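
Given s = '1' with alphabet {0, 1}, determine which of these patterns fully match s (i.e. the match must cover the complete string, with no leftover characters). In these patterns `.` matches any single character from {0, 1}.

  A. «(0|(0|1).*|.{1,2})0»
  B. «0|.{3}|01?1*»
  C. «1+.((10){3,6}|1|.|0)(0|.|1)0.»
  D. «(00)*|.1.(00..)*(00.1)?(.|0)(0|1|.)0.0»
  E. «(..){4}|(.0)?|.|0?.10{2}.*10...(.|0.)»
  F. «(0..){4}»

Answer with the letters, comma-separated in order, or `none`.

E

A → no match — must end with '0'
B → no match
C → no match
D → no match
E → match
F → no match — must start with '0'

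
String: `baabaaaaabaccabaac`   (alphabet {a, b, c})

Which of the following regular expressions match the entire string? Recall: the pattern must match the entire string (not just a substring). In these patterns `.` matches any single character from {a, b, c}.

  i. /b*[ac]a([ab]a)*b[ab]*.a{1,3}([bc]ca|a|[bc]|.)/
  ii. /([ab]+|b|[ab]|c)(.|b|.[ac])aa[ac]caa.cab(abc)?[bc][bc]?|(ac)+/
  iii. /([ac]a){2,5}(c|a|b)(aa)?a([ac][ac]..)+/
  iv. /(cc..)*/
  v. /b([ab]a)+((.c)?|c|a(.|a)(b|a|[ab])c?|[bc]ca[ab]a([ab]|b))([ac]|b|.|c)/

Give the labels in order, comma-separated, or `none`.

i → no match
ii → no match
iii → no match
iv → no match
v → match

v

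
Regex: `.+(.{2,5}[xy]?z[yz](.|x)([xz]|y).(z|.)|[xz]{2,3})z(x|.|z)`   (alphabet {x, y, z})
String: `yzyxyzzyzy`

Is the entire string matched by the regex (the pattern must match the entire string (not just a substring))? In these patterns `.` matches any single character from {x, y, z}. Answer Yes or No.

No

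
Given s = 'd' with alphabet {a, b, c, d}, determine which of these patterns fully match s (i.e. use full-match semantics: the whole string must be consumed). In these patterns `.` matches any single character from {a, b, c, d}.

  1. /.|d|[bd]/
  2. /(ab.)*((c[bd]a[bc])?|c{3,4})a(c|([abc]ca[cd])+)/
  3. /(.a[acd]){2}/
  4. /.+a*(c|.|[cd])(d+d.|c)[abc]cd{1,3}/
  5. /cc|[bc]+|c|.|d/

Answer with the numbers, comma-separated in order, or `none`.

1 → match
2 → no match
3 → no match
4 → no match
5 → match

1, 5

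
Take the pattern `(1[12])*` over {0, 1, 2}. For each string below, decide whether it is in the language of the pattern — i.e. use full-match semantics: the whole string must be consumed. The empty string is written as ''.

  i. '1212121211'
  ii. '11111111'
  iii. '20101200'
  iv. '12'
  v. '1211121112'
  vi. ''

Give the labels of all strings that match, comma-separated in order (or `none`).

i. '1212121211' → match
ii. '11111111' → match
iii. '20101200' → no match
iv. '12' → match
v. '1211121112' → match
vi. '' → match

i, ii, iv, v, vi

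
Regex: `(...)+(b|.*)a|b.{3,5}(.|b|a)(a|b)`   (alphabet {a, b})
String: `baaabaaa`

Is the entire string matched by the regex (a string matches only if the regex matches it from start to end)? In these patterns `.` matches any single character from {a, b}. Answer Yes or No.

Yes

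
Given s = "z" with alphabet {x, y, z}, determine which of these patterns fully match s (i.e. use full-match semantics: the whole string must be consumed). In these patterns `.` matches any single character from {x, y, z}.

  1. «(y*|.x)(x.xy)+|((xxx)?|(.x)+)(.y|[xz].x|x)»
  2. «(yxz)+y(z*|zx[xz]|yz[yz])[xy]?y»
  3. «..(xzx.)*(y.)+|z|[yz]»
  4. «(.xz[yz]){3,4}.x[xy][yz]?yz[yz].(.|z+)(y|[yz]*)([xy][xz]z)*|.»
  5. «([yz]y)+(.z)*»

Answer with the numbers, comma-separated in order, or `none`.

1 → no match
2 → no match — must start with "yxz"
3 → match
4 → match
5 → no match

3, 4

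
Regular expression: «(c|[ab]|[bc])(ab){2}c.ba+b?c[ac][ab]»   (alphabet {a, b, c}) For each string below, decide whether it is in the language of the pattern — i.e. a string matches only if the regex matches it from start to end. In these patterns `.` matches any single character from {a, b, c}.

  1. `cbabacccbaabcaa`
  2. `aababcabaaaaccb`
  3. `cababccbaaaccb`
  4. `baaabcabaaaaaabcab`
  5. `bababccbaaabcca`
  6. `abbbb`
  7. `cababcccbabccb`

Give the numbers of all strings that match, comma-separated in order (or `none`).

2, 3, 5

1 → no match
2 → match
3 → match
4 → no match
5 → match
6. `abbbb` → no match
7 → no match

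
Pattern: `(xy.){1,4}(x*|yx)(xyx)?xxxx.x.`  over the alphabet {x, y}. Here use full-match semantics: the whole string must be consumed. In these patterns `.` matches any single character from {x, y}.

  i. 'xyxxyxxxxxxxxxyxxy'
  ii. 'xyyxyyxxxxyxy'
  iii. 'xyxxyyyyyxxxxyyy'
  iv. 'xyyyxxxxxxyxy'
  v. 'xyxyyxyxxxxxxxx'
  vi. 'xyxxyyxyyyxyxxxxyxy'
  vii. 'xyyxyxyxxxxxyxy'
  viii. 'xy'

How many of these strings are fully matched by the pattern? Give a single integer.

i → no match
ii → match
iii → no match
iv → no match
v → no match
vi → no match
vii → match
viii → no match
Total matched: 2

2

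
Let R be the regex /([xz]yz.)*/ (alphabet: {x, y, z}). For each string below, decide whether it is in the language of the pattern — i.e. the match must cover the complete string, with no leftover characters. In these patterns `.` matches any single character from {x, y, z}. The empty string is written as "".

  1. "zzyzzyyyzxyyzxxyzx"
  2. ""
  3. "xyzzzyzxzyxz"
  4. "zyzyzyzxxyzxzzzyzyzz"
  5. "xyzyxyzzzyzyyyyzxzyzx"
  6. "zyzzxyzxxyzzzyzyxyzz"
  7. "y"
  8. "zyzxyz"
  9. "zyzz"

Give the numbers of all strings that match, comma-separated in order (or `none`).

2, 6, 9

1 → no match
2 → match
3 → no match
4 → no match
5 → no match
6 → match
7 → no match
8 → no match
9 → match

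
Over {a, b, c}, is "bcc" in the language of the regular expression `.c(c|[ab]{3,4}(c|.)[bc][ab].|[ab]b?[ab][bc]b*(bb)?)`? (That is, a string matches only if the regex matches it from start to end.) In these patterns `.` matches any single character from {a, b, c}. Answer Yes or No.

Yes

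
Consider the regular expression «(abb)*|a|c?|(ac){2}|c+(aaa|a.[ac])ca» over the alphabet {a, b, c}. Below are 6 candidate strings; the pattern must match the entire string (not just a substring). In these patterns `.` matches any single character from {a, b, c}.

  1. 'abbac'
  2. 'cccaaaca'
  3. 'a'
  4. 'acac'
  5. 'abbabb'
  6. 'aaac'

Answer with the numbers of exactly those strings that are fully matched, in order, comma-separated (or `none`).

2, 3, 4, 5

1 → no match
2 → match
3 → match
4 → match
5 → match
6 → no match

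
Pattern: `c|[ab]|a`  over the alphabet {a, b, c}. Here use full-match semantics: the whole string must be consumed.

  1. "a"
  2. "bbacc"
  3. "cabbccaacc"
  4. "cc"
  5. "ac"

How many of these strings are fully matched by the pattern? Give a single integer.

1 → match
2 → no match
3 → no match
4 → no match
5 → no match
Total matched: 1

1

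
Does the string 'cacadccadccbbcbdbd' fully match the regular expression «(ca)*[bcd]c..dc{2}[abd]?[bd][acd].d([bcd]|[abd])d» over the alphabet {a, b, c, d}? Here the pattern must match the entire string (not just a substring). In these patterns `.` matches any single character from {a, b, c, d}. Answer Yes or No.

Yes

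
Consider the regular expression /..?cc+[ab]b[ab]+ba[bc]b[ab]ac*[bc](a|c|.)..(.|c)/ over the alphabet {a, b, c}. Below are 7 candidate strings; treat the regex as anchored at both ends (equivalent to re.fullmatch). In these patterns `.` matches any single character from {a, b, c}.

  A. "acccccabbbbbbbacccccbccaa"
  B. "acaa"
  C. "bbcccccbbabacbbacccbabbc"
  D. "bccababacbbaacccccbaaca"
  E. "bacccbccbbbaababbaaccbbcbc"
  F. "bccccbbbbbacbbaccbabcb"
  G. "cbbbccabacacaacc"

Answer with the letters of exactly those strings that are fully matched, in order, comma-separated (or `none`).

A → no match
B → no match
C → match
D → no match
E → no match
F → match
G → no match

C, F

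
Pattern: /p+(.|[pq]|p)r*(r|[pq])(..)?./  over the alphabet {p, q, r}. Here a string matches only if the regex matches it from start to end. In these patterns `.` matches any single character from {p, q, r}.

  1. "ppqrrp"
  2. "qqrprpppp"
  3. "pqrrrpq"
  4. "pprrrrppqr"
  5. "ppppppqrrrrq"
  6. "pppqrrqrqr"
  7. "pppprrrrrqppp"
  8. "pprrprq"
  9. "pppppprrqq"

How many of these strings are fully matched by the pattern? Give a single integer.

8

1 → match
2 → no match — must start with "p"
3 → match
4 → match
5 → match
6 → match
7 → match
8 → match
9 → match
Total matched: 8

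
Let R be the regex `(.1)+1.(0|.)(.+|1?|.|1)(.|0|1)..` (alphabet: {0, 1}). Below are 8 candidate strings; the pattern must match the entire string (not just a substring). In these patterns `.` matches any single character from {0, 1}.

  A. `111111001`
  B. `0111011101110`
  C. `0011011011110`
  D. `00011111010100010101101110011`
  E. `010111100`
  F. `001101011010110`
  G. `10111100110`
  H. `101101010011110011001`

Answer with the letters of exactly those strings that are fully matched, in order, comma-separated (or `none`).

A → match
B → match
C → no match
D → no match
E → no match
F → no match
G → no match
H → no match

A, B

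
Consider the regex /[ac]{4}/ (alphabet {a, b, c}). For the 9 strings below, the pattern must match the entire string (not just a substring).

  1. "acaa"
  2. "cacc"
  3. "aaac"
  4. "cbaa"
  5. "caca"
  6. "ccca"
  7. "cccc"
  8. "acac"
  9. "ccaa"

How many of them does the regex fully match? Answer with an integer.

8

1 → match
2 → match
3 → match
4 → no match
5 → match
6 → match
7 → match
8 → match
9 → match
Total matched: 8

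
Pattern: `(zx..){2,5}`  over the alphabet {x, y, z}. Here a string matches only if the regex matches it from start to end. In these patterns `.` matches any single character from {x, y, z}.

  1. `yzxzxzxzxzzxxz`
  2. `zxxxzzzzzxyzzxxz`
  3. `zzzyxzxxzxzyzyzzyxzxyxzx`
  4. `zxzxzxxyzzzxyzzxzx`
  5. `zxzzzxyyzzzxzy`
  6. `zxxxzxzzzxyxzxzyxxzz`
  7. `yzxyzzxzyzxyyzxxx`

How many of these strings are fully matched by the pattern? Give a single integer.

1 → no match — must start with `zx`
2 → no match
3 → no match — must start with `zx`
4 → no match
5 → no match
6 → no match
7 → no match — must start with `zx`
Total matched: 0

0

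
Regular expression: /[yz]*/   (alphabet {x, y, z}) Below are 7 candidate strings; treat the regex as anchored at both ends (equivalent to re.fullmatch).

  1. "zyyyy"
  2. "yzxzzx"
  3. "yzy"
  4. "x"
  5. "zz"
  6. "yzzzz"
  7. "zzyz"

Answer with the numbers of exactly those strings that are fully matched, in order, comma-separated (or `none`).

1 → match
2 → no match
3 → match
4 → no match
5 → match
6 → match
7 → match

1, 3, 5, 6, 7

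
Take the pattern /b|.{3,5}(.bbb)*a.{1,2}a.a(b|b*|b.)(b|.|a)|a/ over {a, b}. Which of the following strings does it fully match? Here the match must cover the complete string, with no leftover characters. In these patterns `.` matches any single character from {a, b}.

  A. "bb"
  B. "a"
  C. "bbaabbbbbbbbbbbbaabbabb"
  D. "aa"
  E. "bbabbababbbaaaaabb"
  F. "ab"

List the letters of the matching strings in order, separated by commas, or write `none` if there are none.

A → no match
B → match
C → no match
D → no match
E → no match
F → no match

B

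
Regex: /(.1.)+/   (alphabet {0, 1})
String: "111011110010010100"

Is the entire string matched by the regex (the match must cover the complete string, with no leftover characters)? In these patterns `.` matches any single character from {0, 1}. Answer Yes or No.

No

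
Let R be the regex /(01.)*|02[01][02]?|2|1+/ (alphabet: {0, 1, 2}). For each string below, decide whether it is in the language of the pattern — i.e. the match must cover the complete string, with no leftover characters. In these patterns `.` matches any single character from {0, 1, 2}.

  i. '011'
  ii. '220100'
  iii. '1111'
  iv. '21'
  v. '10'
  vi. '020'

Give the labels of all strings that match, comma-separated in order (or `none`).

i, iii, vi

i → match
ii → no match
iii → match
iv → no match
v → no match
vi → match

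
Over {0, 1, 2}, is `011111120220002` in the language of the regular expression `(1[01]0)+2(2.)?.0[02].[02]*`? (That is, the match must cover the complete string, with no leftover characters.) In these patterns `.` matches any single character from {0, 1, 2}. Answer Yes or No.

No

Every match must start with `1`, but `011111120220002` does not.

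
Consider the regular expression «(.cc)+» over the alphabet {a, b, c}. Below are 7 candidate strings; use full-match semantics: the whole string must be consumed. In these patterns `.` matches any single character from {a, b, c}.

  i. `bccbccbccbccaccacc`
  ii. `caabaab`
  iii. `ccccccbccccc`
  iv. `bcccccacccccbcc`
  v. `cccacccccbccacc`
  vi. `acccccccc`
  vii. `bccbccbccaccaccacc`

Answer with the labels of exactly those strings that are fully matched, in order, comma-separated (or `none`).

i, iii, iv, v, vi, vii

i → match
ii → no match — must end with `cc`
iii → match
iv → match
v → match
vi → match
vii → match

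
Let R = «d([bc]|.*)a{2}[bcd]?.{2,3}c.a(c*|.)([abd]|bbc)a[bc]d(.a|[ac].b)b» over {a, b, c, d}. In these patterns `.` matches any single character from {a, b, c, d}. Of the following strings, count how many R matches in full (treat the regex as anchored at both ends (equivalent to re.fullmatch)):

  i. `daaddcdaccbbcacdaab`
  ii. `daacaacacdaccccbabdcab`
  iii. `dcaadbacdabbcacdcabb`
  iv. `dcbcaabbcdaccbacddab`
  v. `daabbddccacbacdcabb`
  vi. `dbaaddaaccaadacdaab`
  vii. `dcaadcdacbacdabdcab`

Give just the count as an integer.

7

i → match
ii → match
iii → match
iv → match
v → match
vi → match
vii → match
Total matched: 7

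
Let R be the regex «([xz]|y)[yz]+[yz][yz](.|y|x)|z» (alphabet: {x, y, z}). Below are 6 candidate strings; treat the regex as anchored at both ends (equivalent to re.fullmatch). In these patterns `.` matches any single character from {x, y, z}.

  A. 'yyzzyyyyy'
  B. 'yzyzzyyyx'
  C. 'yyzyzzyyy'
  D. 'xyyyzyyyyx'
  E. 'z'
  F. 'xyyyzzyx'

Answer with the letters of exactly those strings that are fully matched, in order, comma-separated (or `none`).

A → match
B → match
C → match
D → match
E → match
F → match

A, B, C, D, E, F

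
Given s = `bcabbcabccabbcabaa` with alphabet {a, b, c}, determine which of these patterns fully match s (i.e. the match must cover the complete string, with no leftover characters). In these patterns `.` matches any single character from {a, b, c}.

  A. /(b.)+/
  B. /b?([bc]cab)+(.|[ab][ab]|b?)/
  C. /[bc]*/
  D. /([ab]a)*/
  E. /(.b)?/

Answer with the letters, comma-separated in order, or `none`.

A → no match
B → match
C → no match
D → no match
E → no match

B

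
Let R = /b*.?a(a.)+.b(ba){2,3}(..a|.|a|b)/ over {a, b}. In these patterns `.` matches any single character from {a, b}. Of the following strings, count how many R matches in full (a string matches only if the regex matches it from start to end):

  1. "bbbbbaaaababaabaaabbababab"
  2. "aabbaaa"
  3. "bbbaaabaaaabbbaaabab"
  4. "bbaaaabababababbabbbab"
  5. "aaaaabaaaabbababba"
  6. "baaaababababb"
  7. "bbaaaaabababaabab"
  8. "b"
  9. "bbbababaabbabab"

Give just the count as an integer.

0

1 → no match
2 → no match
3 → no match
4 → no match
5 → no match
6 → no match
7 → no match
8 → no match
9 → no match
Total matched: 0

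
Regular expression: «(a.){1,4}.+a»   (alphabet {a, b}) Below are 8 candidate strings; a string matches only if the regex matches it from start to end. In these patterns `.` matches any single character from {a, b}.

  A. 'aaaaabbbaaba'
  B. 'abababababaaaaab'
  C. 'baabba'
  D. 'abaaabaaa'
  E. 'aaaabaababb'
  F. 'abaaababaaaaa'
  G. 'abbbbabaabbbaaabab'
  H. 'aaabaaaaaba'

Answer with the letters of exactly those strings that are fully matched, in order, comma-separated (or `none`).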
* * *
• _Assignment_: Which lines in the data hold the string "empty"? Copy each of them.

• _Exercise solution_:
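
Take the pattern `(1[12])*` over {0, 1, 2}. For each string below, decide whether it is in the language of the pattern — i.e. use full-match semantics: the whole string must be consumed. The empty string is written as ''.
Let R be the regex /([xz]yz.)*/ (alphabet: {x, y, z}). For each string below, decide whether it is in the language of the pattern — i.e. the match must cover the complete string, with no leftover characters. In these patterns `.` matches any single character from {x, y, z}. The empty string is written as "".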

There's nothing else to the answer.